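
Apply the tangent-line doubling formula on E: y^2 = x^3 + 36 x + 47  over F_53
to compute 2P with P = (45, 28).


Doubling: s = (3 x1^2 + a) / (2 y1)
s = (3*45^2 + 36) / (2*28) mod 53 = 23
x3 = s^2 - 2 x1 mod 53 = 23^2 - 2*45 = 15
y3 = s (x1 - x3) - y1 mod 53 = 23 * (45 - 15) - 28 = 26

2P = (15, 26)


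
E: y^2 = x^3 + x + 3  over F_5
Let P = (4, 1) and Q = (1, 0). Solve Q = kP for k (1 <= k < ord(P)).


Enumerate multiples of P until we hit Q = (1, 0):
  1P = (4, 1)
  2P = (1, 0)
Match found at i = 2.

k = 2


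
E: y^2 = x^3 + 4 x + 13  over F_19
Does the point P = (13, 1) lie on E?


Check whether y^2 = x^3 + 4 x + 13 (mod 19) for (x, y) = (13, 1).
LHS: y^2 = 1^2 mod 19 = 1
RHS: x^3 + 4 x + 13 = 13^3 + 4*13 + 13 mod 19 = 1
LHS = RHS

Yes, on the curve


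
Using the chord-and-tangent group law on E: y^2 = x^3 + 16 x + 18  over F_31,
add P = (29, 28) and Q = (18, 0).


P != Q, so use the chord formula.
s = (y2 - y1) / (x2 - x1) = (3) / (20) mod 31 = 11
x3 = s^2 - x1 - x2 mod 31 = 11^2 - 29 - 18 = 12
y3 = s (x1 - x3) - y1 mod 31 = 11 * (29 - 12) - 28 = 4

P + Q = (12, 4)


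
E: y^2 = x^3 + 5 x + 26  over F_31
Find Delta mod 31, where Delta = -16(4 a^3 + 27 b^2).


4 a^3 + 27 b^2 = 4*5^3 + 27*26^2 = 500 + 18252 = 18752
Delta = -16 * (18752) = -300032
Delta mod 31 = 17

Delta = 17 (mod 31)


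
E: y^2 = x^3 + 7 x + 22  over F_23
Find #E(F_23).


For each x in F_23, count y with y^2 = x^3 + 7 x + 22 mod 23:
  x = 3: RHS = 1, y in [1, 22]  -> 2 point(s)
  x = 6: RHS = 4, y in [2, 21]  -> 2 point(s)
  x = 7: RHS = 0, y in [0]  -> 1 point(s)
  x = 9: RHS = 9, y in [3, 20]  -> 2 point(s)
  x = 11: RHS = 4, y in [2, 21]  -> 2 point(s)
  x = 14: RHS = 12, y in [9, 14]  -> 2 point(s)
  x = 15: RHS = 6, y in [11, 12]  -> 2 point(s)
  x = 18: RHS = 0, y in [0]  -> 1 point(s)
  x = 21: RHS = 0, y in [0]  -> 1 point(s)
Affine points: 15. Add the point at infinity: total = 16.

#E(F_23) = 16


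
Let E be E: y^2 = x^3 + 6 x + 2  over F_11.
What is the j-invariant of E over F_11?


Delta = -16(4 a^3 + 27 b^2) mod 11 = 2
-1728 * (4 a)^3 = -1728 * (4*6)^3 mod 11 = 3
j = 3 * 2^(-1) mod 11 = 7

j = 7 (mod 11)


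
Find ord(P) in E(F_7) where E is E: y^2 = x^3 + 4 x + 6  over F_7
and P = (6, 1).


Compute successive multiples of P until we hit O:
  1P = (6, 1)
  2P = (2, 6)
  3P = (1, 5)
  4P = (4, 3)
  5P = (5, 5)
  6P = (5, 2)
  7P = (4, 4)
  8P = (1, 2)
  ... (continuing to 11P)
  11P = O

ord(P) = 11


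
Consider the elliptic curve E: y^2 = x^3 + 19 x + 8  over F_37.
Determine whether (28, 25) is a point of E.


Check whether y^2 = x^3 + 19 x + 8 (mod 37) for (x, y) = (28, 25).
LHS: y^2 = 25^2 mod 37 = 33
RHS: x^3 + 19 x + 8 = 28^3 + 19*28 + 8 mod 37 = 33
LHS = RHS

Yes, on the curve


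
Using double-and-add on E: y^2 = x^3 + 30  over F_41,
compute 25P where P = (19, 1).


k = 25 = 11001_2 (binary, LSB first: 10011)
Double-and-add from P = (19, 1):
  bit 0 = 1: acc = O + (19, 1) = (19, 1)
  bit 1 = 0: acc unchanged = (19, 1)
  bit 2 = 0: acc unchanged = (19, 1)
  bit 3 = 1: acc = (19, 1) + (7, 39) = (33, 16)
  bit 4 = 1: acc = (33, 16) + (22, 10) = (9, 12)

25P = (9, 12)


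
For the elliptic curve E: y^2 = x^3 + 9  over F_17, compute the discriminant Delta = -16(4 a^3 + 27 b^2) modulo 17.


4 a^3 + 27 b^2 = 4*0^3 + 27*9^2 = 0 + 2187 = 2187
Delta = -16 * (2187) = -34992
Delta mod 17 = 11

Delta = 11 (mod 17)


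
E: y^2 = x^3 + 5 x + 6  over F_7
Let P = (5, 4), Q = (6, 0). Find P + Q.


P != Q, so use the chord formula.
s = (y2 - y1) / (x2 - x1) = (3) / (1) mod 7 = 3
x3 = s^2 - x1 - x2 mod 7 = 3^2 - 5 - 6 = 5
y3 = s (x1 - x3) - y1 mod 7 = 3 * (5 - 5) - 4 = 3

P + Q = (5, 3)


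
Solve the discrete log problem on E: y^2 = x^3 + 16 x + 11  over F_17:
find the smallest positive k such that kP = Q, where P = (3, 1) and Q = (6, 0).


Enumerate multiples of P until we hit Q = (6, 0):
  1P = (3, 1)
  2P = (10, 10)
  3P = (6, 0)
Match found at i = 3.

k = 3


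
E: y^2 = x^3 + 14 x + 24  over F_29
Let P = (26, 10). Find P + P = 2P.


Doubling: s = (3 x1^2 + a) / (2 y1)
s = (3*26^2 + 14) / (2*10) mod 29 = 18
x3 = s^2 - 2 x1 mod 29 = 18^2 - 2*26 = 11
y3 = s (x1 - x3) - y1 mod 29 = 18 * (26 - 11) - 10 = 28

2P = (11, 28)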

---

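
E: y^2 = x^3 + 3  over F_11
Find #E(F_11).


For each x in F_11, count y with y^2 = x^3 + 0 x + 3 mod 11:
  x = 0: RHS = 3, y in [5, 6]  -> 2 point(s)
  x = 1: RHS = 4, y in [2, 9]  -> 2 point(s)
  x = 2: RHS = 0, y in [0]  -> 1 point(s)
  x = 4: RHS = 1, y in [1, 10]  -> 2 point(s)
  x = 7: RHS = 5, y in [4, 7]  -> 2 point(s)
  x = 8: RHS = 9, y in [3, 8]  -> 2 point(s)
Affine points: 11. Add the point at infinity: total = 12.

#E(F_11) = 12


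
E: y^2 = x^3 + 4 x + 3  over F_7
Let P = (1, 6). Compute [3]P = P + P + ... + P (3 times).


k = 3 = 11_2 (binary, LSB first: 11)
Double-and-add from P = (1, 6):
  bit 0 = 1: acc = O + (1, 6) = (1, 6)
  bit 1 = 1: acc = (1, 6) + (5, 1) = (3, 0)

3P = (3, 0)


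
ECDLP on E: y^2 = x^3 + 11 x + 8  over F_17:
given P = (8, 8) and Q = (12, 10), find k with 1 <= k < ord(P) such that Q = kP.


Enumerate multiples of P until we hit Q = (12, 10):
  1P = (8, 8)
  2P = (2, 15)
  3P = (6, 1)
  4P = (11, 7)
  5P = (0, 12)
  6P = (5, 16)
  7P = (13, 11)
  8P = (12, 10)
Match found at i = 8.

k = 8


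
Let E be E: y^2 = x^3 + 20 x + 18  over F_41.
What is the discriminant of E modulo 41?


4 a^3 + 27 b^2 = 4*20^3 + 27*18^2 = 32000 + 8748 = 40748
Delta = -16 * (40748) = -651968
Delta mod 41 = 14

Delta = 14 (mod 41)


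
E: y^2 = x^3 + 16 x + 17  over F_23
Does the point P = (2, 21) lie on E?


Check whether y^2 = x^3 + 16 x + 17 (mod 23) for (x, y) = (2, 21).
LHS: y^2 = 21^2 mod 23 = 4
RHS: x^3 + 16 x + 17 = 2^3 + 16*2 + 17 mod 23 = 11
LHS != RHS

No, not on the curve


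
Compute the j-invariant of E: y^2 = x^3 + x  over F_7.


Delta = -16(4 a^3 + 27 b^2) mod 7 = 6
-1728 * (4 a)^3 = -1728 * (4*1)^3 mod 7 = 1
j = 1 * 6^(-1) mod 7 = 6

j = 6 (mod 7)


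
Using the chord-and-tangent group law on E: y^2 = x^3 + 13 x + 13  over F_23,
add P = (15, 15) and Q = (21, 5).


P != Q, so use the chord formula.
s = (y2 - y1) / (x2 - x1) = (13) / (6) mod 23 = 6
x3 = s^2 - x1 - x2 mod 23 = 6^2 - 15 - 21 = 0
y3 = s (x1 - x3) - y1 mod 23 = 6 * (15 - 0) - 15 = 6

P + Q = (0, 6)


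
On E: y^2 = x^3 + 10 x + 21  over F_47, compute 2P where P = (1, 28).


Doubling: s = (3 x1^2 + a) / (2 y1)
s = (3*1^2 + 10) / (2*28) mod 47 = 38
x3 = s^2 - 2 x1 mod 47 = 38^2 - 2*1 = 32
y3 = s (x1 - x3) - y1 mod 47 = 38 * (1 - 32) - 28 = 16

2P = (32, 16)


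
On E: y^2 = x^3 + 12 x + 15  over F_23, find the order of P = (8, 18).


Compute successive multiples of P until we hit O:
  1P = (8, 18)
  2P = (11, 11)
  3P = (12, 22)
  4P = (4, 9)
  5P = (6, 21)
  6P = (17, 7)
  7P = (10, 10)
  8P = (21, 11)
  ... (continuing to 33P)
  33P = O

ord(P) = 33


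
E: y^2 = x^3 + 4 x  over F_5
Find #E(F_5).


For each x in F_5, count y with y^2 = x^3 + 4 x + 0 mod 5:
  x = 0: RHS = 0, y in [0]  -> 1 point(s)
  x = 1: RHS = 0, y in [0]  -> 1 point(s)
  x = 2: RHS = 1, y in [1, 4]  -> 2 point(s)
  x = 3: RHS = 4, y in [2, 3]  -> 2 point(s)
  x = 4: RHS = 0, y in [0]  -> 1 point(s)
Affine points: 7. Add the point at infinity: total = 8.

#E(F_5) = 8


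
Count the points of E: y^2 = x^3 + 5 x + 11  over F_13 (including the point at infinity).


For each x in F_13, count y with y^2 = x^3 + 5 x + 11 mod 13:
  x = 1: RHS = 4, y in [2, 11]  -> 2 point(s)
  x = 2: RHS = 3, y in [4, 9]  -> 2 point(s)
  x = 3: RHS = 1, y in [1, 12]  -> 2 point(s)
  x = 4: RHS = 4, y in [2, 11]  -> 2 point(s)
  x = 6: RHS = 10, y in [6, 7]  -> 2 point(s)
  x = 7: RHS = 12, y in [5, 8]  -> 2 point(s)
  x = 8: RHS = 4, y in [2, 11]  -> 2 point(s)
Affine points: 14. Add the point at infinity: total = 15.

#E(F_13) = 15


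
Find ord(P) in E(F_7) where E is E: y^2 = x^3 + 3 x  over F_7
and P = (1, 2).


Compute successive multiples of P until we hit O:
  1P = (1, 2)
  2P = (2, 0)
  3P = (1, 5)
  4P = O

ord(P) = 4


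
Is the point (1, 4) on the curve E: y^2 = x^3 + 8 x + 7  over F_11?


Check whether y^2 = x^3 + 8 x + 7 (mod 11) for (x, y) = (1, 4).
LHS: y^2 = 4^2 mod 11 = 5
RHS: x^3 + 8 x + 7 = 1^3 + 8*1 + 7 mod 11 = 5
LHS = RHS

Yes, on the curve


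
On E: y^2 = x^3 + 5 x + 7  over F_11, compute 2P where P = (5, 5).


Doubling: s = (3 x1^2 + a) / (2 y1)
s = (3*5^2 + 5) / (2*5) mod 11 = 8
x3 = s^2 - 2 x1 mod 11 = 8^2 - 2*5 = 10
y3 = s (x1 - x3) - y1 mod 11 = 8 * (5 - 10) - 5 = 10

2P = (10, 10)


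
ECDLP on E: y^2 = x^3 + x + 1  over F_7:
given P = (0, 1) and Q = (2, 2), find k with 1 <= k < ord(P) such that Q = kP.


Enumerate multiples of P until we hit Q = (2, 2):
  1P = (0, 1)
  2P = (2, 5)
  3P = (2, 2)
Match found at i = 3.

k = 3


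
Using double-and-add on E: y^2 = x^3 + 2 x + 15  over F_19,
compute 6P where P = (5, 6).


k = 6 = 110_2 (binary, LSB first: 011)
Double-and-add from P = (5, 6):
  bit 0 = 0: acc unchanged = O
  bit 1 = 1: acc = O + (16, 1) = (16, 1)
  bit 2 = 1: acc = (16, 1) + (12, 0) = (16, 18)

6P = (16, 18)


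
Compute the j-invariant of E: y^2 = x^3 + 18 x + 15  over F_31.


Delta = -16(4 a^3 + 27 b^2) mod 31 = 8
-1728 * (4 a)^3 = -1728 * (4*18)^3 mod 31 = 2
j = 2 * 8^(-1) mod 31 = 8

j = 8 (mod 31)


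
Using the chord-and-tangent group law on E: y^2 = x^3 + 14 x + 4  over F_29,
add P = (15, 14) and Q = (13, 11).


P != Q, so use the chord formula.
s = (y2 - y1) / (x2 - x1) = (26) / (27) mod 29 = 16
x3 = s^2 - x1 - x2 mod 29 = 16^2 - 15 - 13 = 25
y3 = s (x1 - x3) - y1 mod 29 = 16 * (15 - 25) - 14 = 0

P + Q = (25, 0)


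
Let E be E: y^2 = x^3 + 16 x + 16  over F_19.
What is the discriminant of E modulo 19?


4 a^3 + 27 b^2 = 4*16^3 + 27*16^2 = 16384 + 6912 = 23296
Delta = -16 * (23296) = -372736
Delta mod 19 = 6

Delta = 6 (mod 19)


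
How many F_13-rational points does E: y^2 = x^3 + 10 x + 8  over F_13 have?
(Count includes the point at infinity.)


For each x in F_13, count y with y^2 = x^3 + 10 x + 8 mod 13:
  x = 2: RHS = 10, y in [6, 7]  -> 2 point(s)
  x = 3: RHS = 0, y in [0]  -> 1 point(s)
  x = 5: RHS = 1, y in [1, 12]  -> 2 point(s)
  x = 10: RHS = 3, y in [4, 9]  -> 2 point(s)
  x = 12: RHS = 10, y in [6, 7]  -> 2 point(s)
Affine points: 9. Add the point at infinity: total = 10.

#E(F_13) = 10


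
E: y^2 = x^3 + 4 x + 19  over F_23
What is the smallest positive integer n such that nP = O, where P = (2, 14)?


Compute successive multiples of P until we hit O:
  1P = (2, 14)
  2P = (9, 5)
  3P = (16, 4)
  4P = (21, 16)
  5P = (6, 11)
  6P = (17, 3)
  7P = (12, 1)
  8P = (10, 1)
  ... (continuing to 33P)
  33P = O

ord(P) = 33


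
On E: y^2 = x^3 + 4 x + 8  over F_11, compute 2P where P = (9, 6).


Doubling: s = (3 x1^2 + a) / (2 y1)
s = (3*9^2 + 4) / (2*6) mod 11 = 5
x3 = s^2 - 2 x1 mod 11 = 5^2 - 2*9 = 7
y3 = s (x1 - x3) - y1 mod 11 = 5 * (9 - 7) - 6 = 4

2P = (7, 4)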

### Assigned task
Within the material above, extract exactly the lines that start at the line containing "Find Delta mod" and stop after the line containing "E: y^2 = x^3 + 7", and only those.

### Solution for this problem
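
Find Delta mod 31, where Delta = -16(4 a^3 + 27 b^2).


4 a^3 + 27 b^2 = 4*5^3 + 27*26^2 = 500 + 18252 = 18752
Delta = -16 * (18752) = -300032
Delta mod 31 = 17

Delta = 17 (mod 31)


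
E: y^2 = x^3 + 7 x + 22  over F_23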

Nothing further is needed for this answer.